• _WORK INSTRUCTIONS_
Instruction for the data below: set down exactly the lines from the line with "10. add_edge(E, B)" to the line with "What is the maximum", inclusive, and no others.
● ● ●
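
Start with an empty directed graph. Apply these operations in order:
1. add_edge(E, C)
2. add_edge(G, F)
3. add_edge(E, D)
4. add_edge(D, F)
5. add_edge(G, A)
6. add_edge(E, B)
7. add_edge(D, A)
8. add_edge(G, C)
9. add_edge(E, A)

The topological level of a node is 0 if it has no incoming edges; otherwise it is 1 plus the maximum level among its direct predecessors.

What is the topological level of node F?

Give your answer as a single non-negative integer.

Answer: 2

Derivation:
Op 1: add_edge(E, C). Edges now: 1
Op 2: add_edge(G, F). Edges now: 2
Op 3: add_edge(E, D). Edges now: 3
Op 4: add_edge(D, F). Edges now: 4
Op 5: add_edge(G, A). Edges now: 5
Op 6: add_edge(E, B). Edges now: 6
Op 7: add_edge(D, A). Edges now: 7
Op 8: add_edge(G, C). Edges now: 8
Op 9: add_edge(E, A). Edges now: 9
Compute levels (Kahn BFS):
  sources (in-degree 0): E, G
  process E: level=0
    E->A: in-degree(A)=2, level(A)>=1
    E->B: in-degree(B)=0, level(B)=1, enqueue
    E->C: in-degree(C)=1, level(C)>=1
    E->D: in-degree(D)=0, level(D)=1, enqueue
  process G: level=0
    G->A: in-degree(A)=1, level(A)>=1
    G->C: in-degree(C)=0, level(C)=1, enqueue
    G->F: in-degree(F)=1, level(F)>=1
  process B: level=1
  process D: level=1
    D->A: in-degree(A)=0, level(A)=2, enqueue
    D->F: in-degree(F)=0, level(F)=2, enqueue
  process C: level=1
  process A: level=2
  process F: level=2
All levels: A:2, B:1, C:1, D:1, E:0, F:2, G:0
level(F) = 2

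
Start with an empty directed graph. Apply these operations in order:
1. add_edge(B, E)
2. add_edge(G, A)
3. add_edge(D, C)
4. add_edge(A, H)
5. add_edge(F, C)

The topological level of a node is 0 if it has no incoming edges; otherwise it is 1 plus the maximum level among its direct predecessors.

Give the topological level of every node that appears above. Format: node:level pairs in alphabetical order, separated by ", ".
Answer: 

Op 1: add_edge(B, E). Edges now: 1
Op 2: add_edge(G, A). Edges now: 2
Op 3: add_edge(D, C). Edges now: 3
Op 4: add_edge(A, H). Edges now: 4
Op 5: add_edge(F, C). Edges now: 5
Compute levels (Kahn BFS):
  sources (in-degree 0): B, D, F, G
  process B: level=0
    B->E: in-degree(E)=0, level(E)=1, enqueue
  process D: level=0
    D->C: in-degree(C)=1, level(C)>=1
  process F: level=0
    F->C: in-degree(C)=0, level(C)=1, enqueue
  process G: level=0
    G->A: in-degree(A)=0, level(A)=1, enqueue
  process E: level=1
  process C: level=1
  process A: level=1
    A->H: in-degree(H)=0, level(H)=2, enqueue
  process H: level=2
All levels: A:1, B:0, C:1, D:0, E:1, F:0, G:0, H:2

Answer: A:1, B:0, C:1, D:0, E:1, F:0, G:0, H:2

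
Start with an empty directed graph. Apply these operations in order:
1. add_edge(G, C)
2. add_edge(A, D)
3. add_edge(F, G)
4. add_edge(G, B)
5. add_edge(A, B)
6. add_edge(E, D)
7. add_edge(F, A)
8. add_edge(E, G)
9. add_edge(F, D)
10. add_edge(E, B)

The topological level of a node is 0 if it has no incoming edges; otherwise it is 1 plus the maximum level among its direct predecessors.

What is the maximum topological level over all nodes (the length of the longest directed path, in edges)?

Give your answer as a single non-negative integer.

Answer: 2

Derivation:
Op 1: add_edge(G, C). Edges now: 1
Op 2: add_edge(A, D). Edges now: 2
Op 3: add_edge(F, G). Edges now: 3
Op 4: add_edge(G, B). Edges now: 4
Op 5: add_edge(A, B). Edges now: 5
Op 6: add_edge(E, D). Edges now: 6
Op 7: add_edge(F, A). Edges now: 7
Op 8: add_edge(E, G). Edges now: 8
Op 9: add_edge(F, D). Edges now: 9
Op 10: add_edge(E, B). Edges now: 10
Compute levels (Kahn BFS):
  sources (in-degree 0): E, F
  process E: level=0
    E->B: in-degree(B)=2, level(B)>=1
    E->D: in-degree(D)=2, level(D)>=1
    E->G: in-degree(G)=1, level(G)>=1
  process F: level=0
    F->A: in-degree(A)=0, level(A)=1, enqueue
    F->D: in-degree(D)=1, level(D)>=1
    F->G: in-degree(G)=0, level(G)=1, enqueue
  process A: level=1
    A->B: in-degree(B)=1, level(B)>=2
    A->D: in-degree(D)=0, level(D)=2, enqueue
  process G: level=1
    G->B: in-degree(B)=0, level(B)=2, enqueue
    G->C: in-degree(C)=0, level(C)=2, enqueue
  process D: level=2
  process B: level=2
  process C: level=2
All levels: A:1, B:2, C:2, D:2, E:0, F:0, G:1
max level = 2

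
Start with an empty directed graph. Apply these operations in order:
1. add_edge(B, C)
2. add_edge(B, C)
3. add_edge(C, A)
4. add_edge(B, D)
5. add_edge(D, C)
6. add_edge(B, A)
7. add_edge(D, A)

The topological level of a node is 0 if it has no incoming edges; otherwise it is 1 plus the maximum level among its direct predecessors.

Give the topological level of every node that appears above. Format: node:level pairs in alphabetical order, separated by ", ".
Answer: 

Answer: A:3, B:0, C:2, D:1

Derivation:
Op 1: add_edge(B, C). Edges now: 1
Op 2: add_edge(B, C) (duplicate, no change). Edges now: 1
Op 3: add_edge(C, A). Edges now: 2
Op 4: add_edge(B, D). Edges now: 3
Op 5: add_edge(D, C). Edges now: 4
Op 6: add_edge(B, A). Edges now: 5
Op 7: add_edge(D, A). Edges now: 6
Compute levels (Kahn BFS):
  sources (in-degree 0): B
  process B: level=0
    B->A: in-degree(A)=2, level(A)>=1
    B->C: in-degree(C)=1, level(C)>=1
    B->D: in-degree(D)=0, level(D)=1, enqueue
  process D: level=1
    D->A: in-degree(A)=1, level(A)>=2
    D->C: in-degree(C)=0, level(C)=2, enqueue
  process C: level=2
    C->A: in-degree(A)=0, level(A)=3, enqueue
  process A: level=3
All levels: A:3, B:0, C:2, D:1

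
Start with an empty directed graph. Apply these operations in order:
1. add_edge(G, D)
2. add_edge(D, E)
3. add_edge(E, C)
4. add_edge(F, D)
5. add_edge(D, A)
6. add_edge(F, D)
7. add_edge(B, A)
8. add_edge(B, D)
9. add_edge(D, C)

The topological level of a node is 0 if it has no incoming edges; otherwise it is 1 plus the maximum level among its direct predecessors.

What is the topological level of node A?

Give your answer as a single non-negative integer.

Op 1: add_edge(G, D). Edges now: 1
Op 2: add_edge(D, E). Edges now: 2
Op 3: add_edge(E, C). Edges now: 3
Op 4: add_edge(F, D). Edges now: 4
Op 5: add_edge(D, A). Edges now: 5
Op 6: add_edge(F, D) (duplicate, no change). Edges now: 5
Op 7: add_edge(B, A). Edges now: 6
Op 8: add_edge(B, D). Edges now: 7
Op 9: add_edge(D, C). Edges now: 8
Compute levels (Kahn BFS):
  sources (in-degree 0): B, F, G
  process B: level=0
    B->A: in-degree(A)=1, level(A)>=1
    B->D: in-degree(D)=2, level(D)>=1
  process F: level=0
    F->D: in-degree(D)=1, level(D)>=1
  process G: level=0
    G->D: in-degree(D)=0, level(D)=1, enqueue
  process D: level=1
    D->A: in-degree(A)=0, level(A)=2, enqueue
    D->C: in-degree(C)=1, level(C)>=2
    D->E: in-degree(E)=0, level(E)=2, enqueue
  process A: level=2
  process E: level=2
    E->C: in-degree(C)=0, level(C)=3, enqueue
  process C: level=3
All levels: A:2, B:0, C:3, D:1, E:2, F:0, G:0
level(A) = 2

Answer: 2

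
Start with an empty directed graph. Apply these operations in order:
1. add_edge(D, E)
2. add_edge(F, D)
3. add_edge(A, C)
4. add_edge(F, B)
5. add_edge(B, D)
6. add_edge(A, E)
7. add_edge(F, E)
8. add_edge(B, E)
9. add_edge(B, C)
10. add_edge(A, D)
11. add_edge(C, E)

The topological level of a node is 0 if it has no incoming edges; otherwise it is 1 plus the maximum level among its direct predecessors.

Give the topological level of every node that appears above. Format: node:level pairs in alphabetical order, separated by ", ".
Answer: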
● ● ●
• _ANSWER TO THIS PROBLEM_
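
10. add_edge(E, B)

The topological level of a node is 0 if it has no incoming edges; otherwise it is 1 plus the maximum level among its direct predecessors.

What is the maximum topological level over all nodes (the length of the longest directed path, in edges)?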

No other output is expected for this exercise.